Available data Block Start

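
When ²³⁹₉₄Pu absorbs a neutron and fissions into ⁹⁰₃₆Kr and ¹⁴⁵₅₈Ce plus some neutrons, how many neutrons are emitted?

Conserve mass number: 240 = 90 + 145 + k, so k = 240 − 235 = 5.
Check atomic number: 94 = 36 + 58 + 0 = 94. ✓

5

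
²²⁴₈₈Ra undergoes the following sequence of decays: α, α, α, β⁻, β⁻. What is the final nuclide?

Po-212

Start: (A, Z) = (224, 88).
After α: (220, 86).
After α: (216, 84).
After α: (212, 82).
After β⁻: (212, 83).
After β⁻: (212, 84).
Z = 84 is polonium.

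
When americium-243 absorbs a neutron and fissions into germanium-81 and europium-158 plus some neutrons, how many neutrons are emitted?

5

Conserve mass number: 244 = 81 + 158 + k, so k = 244 − 239 = 5.
Check atomic number: 95 = 32 + 63 + 0 = 95. ✓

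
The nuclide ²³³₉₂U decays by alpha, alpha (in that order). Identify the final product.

Ra-225

Start: (A, Z) = (233, 92).
After α: (229, 90).
After α: (225, 88).
Z = 88 is radium.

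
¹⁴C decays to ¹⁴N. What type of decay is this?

ΔA = 14 − 14 = 0; ΔZ = 7 − 6 = +1.
A is unchanged and Z rises by 1 — a neutron has become a proton (β⁻ decay).

beta-minus decay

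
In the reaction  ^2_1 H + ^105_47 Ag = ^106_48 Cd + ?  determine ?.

Conserve mass number: 2 + 105 = 106 + A, so A = 1.
Conserve atomic number: 1 + 47 = 48 + Z, so Z = 0.
A = 1 and Z = 0 is ^1_0 n — a neutron.

neutron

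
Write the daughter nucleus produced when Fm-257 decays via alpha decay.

Cf-253

Alpha decay: mass number changes by -4, atomic number by -2.
A: 257 − 4 = 253; Z: 100 − 2 = 98.
Z = 98 is californium, so the daughter is Cf-253.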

Available data Block End

Exactly the lines from the one containing "In the reaction" through the end of the records above should be returned, with both ends kept.

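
In the reaction  ^2_1 H + ^105_47 Ag = ^106_48 Cd + ?  determine ?.

Conserve mass number: 2 + 105 = 106 + A, so A = 1.
Conserve atomic number: 1 + 47 = 48 + Z, so Z = 0.
A = 1 and Z = 0 is ^1_0 n — a neutron.

neutron

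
Write the daughter nucleus produced when Fm-257 decays via alpha decay.

Cf-253

Alpha decay: mass number changes by -4, atomic number by -2.
A: 257 − 4 = 253; Z: 100 − 2 = 98.
Z = 98 is californium, so the daughter is Cf-253.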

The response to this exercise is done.